* [TASK PROMPT]
Below is some data. Retype exactly the lines starting at the one with "Consider the market for concert" and ending at the one with "Suppose demand for taxi".

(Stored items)
--------------------

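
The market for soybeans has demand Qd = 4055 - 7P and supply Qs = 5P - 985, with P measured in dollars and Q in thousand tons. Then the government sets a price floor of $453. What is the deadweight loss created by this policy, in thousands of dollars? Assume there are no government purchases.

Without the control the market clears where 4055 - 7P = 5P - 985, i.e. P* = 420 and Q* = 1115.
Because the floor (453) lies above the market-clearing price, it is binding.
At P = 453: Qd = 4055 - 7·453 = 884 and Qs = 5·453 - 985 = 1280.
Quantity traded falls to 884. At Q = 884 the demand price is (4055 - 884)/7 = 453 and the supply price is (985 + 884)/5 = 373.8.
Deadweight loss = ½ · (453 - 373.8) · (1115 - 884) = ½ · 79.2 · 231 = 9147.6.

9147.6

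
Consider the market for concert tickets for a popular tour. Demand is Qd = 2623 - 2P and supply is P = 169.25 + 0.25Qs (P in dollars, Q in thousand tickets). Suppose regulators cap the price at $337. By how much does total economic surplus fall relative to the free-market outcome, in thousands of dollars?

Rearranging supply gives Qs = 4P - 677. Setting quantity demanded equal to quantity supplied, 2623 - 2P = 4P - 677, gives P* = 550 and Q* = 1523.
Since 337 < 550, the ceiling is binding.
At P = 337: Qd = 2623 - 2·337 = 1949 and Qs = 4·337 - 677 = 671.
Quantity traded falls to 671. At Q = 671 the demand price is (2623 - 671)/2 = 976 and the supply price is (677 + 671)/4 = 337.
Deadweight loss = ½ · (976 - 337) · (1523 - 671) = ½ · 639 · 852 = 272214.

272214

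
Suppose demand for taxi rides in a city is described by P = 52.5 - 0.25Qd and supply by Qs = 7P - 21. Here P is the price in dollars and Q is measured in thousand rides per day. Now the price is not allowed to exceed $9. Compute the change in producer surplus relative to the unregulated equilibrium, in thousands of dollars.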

--------------------

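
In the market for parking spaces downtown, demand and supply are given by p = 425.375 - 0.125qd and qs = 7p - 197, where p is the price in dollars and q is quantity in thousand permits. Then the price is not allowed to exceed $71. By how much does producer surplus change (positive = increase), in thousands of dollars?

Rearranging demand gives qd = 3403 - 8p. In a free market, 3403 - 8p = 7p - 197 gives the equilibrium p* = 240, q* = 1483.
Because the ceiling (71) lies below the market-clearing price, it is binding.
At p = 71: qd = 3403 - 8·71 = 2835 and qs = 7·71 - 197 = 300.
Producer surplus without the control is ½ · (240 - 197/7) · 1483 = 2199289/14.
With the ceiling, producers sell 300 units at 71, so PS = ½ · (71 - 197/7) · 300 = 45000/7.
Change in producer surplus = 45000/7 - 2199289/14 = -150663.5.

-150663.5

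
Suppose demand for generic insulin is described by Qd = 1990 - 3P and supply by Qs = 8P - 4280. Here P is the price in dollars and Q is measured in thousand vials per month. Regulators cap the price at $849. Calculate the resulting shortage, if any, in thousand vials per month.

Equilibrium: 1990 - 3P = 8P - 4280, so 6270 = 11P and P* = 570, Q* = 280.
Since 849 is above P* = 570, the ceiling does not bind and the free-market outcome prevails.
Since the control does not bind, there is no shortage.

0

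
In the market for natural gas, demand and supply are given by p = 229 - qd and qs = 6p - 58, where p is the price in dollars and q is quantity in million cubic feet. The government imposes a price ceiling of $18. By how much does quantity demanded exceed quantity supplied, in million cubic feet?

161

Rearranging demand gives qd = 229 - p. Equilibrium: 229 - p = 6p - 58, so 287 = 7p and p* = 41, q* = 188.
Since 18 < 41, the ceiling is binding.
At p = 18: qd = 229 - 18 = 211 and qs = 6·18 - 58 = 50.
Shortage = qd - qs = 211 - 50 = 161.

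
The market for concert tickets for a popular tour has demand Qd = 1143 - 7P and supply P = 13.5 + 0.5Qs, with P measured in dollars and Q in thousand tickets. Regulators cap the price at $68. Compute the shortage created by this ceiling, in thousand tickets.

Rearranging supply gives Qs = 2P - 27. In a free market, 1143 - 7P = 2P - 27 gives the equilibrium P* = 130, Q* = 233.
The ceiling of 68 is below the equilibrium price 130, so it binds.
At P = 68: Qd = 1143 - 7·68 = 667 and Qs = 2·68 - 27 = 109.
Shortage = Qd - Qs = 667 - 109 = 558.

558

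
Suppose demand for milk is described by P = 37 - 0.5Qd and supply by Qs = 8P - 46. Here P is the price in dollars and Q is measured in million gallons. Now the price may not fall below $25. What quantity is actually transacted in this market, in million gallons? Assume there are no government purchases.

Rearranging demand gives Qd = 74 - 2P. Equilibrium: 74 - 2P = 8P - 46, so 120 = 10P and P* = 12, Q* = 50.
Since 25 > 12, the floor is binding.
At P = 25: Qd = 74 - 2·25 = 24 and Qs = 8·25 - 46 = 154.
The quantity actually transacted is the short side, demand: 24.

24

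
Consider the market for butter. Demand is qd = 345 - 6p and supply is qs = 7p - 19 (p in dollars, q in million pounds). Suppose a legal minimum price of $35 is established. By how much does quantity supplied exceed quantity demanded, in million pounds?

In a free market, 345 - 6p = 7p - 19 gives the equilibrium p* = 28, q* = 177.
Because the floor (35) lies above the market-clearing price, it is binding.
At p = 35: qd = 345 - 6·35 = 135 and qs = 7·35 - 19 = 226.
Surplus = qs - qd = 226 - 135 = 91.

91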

--------------------

* [FINISHED EXERCISE]
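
Consider the market for concert tickets for a popular tour. Demand is Qd = 2623 - 2P and supply is P = 169.25 + 0.25Qs (P in dollars, Q in thousand tickets). Suppose regulators cap the price at $337. By how much does total economic surplus fall relative to the free-market outcome, in thousands of dollars?

Rearranging supply gives Qs = 4P - 677. Setting quantity demanded equal to quantity supplied, 2623 - 2P = 4P - 677, gives P* = 550 and Q* = 1523.
Since 337 < 550, the ceiling is binding.
At P = 337: Qd = 2623 - 2·337 = 1949 and Qs = 4·337 - 677 = 671.
Quantity traded falls to 671. At Q = 671 the demand price is (2623 - 671)/2 = 976 and the supply price is (677 + 671)/4 = 337.
Deadweight loss = ½ · (976 - 337) · (1523 - 671) = ½ · 639 · 852 = 272214.

272214

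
Suppose demand for taxi rides in a city is described by P = 52.5 - 0.25Qd and supply by Qs = 7P - 21. Here P is the price in dollars and Q is measured in thousand rides per day. Now the price is not allowed to exceed $9. Compute the change in producer surplus relative to the unregulated equilibrium, in thousands of dollars.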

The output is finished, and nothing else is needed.